* _Assignment_:
When you repeat the listing, keep every character as it is.

════════════════

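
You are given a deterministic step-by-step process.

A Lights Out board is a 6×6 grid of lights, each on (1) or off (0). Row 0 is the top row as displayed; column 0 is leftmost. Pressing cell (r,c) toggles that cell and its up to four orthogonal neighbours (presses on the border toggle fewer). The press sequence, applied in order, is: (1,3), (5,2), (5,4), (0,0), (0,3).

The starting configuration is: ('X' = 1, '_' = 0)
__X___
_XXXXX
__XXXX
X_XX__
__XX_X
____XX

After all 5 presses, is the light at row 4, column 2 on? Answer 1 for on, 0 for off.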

════════════════

* _Solved problem_:
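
You are given a deterministic step-by-step process.

A Lights Out board is a 6×6 grid of lights, each on (1) or off (0). Row 0 is the top row as displayed; column 0 is leftmost. Pressing cell (r,c) toggles that cell and its up to four orthogonal neighbours (presses on the border toggle fewer). The press sequence, applied in order, is: (1,3), (5,2), (5,4), (0,0), (0,3).

The starting configuration is: ('X' = 1, '_' = 0)
__X___
_XXXXX
__XXXX
X_XX__
__XX_X
____XX

After all 5 presses, is the light at row 4, column 2 on? Answer 1 for on, 0 for off.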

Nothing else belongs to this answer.